*Exercise instructions*:
Every word of every entry must be retyped exactly.

*Source records*:
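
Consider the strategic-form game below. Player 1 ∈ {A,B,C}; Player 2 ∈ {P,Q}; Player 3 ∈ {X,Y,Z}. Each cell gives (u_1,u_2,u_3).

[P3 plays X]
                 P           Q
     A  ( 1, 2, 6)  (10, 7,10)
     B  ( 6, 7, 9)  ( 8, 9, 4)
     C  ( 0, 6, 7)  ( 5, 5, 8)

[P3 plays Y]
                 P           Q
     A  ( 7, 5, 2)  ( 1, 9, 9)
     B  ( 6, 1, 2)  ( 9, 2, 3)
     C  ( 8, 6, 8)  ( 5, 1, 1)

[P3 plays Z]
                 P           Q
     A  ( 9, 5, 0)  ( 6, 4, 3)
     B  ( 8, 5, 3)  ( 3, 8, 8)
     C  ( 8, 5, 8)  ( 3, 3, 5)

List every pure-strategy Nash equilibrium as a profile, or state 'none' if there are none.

(A,P,X): not NE [P1→B gives 6>1; P2→Q gives 7>2]
(A,P,Y): not NE [P1→C gives 8>7; P2→Q gives 9>5; P3→X gives 6>2]
(A,P,Z): not NE [P3→X gives 6>0]
(A,Q,X): NE
(A,Q,Y): not NE [P1→B gives 9>1; P3→X gives 10>9]
(A,Q,Z): not NE [P2→P gives 5>4; P3→X gives 10>3]
(B,P,X): not NE [P2→Q gives 9>7]
(B,P,Y): not NE [P1→C gives 8>6; P2→Q gives 2>1; P3→X gives 9>2]
(B,P,Z): not NE [P1→A gives 9>8; P2→Q gives 8>5; P3→X gives 9>3]
(B,Q,X): not NE [P1→A gives 10>8; P3→Z gives 8>4]
(B,Q,Y): not NE [P3→Z gives 8>3]
(B,Q,Z): not NE [P1→A gives 6>3]
(C,P,X): not NE [P1→B gives 6>0; P3→Z gives 8>7]
(C,P,Y): NE
(C,P,Z): not NE [P1→A gives 9>8]
(C,Q,X): not NE [P1→A gives 10>5; P2→P gives 6>5]
(C,Q,Y): not NE [P1→B gives 9>5; P2→P gives 6>1; P3→X gives 8>1]
(C,Q,Z): not NE [P1→A gives 6>3; P2→P gives 5>3; P3→X gives 8>5]

PSNE = {(A,Q,X), (C,P,Y)}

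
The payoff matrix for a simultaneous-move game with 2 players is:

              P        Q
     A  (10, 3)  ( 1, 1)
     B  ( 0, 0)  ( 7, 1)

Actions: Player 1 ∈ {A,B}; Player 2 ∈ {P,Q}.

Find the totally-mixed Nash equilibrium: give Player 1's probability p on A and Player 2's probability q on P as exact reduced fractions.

P1 indiff ⇒ q·10+(1-q)·1 = q·0+(1-q)·7 ⇒ q(10) = (1-q)(6) ⇒ q = 3/8
P2 indiff ⇒ p·3+(1-p)·0 = p·1+(1-p)·1 ⇒ p(2) = (1-p)(1) ⇒ p = 1/3

(p,q) = (1/3, 3/8)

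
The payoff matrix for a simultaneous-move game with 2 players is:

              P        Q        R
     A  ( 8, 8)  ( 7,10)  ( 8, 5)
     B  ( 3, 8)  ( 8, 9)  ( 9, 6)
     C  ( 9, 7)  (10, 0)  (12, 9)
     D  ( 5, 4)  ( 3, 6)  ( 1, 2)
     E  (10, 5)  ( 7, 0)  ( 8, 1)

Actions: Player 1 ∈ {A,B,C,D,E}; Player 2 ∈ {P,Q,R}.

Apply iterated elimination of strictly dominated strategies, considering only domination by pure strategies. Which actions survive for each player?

P1 drop A (C beats it: P:9>8 Q:10>7 R:12>8)
P1 drop B (C beats it: P:9>3 Q:10>8 R:12>9)
P1 drop D (C beats it: P:9>5 Q:10>3 R:12>1)
P2 drop Q (P beats it: C:7>0 E:5>0)
P1→{C,E} P2→{P,R}

Remaining: P1:{C,E} P2:{P,R}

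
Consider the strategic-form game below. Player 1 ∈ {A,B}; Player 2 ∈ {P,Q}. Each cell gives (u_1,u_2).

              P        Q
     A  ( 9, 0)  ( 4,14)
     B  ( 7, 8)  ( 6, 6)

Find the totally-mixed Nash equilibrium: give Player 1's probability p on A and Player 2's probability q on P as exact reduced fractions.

P1 indiff ⇒ q·9+(1-q)·4 = q·7+(1-q)·6 ⇒ q(2) = (1-q)(2) ⇒ q = 1/2
P2 indiff ⇒ p·0+(1-p)·8 = p·14+(1-p)·6 ⇒ p(-14) = (1-p)(-2) ⇒ p = 1/8

(p,q) = (1/8, 1/2)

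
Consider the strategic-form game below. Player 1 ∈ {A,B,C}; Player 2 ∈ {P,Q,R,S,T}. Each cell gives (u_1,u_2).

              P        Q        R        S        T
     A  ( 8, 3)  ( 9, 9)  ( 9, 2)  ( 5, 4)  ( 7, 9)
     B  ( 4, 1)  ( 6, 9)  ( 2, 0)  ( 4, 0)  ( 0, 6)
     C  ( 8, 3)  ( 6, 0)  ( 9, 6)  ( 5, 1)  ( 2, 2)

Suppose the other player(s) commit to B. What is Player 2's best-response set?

argmax u_2 = {Q}

u_2(P vs B) = 1
u_2(Q vs B) = 9
u_2(R vs B) = 0
u_2(S vs B) = 0
u_2(T vs B) = 6
max payoff 9 at {Q}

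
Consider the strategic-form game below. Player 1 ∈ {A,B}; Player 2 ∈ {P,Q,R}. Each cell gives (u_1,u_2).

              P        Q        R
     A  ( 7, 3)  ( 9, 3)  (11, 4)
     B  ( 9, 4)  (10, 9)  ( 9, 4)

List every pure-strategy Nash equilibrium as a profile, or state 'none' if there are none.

(A,P): not NE [P1→B gives 9>7; P2→R gives 4>3]
(A,Q): not NE [P1→B gives 10>9; P2→R gives 4>3]
(A,R): NE
(B,P): not NE [P2→Q gives 9>4]
(B,Q): NE
(B,R): not NE [P1→A gives 11>9; P2→Q gives 9>4]

Nash profiles: (A,R), (B,Q)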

*Answer to this exercise*:
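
Consider the strategic-form game below. Player 1 ∈ {A,B,C}; Player 2 ∈ {P,Q}; Player 3 ∈ {X,Y,Z}. Each cell gives (u_1,u_2,u_3).

[P3 plays X]
                 P           Q
     A  ( 1, 2, 6)  (10, 7,10)
     B  ( 6, 7, 9)  ( 8, 9, 4)
     C  ( 0, 6, 7)  ( 5, 5, 8)

[P3 plays Y]
                 P           Q
     A  ( 7, 5, 2)  ( 1, 9, 9)
     B  ( 6, 1, 2)  ( 9, 2, 3)
     C  ( 8, 6, 8)  ( 5, 1, 1)

[P3 plays Z]
                 P           Q
     A  ( 9, 5, 0)  ( 6, 4, 3)
     B  ( 8, 5, 3)  ( 3, 8, 8)
     C  ( 8, 5, 8)  ( 3, 3, 5)

List every pure-strategy Nash equilibrium as a profile, or state 'none' if there are none.

(A,P,X): not NE [P1→B gives 6>1; P2→Q gives 7>2]
(A,P,Y): not NE [P1→C gives 8>7; P2→Q gives 9>5; P3→X gives 6>2]
(A,P,Z): not NE [P3→X gives 6>0]
(A,Q,X): NE
(A,Q,Y): not NE [P1→B gives 9>1; P3→X gives 10>9]
(A,Q,Z): not NE [P2→P gives 5>4; P3→X gives 10>3]
(B,P,X): not NE [P2→Q gives 9>7]
(B,P,Y): not NE [P1→C gives 8>6; P2→Q gives 2>1; P3→X gives 9>2]
(B,P,Z): not NE [P1→A gives 9>8; P2→Q gives 8>5; P3→X gives 9>3]
(B,Q,X): not NE [P1→A gives 10>8; P3→Z gives 8>4]
(B,Q,Y): not NE [P3→Z gives 8>3]
(B,Q,Z): not NE [P1→A gives 6>3]
(C,P,X): not NE [P1→B gives 6>0; P3→Z gives 8>7]
(C,P,Y): NE
(C,P,Z): not NE [P1→A gives 9>8]
(C,Q,X): not NE [P1→A gives 10>5; P2→P gives 6>5]
(C,Q,Y): not NE [P1→B gives 9>5; P2→P gives 6>1; P3→X gives 8>1]
(C,Q,Z): not NE [P1→A gives 6>3; P2→P gives 5>3; P3→X gives 8>5]

PSNE = {(A,Q,X), (C,P,Y)}

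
The payoff matrix for a simultaneous-move game with 2 players is:

              P        Q
     A  (10, 3)  ( 1, 1)
     B  ( 0, 0)  ( 7, 1)

Actions: Player 1 ∈ {A,B}; Player 2 ∈ {P,Q}.

Find the totally-mixed Nash equilibrium: give Player 1's probability p on A and Player 2's probability q on P as exact reduced fractions.

P1 indiff ⇒ q·10+(1-q)·1 = q·0+(1-q)·7 ⇒ q(10) = (1-q)(6) ⇒ q = 3/8
P2 indiff ⇒ p·3+(1-p)·0 = p·1+(1-p)·1 ⇒ p(2) = (1-p)(1) ⇒ p = 1/3

(p,q) = (1/3, 3/8)

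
The payoff matrix for a simultaneous-move game with 2 players is:

              P        Q        R
     A  ( 8, 8)  ( 7,10)  ( 8, 5)
     B  ( 3, 8)  ( 8, 9)  ( 9, 6)
     C  ( 9, 7)  (10, 0)  (12, 9)
     D  ( 5, 4)  ( 3, 6)  ( 1, 2)
     E  (10, 5)  ( 7, 0)  ( 8, 1)

Actions: Player 1 ∈ {A,B,C,D,E}; Player 2 ∈ {P,Q,R}.

Apply iterated elimination of strictly dominated strategies, considering only domination by pure strategies. Which actions survive for each player?

P1 drop A (C beats it: P:9>8 Q:10>7 R:12>8)
P1 drop B (C beats it: P:9>3 Q:10>8 R:12>9)
P1 drop D (C beats it: P:9>5 Q:10>3 R:12>1)
P2 drop Q (P beats it: C:7>0 E:5>0)
P1→{C,E} P2→{P,R}

Remaining: P1:{C,E} P2:{P,R}

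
Consider the strategic-form game below. Player 1 ∈ {A,B}; Player 2 ∈ {P,Q}. Each cell gives (u_1,u_2).

              P        Q
     A  ( 9, 0)  ( 4,14)
     B  ( 7, 8)  ( 6, 6)

Find the totally-mixed Nash equilibrium: give Player 1's probability p on A and Player 2's probability q on P as exact reduced fractions.

P1 indiff ⇒ q·9+(1-q)·4 = q·7+(1-q)·6 ⇒ q(2) = (1-q)(2) ⇒ q = 1/2
P2 indiff ⇒ p·0+(1-p)·8 = p·14+(1-p)·6 ⇒ p(-14) = (1-p)(-2) ⇒ p = 1/8

(p,q) = (1/8, 1/2)

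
Consider the strategic-form game below. Player 1 ∈ {A,B,C}; Player 2 ∈ {P,Q,R,S,T}. Each cell gives (u_1,u_2).

              P        Q        R        S        T
     A  ( 8, 3)  ( 9, 9)  ( 9, 2)  ( 5, 4)  ( 7, 9)
     B  ( 4, 1)  ( 6, 9)  ( 2, 0)  ( 4, 0)  ( 0, 6)
     C  ( 8, 3)  ( 6, 0)  ( 9, 6)  ( 5, 1)  ( 2, 2)

Suppose the other player(s) commit to B. What is Player 2's best-response set?

argmax u_2 = {Q}

u_2(P vs B) = 1
u_2(Q vs B) = 9
u_2(R vs B) = 0
u_2(S vs B) = 0
u_2(T vs B) = 6
max payoff 9 at {Q}

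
Consider the strategic-form game below. Player 1 ∈ {A,B}; Player 2 ∈ {P,Q,R}. Each cell gives (u_1,u_2).

              P        Q        R
     A  ( 7, 3)  ( 9, 3)  (11, 4)
     B  ( 9, 4)  (10, 9)  ( 9, 4)

List every pure-strategy Nash equilibrium as a profile, or state 'none' if there are none.

(A,P): not NE [P1→B gives 9>7; P2→R gives 4>3]
(A,Q): not NE [P1→B gives 10>9; P2→R gives 4>3]
(A,R): NE
(B,P): not NE [P2→Q gives 9>4]
(B,Q): NE
(B,R): not NE [P1→A gives 11>9; P2→Q gives 9>4]

Nash profiles: (A,R), (B,Q)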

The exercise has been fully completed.